What the task requires -
Below are entries. Reproduce exactly the lines between the line holding "Let L(B) - 2" and the line holding "Answer: 4*I*sqrt(1448990)/7 ≈ 687.85*I", inclusive, and only those.

=== Section Start ===

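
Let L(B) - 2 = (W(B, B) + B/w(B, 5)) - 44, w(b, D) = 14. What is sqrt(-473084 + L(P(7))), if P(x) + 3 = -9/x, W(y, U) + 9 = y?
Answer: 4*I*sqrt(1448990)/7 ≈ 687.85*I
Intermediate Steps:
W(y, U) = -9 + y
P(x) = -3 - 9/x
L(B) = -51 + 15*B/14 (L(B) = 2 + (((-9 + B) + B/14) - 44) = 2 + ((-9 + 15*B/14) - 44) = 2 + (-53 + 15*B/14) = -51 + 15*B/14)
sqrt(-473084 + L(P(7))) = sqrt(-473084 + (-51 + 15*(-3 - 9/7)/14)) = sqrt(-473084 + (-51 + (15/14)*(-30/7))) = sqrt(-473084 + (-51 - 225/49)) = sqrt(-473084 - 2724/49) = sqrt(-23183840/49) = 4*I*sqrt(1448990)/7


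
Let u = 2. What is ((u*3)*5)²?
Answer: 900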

=== Section End ===
=== Section Start ===

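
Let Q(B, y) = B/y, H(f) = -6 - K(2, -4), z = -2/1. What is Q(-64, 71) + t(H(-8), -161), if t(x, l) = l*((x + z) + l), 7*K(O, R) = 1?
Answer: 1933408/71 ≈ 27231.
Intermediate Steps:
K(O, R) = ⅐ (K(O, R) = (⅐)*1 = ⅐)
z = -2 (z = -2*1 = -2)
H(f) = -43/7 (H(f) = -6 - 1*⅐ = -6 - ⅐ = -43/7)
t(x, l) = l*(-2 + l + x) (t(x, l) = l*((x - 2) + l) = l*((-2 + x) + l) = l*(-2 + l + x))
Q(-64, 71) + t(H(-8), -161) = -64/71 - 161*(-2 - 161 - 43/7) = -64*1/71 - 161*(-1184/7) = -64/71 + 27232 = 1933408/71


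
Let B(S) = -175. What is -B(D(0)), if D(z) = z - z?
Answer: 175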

=== Section End ===

Answer for the task -
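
Let L(B) - 2 = (W(B, B) + B/w(B, 5)) - 44, w(b, D) = 14. What is sqrt(-473084 + L(P(7))), if P(x) + 3 = -9/x, W(y, U) + 9 = y?
Answer: 4*I*sqrt(1448990)/7 ≈ 687.85*I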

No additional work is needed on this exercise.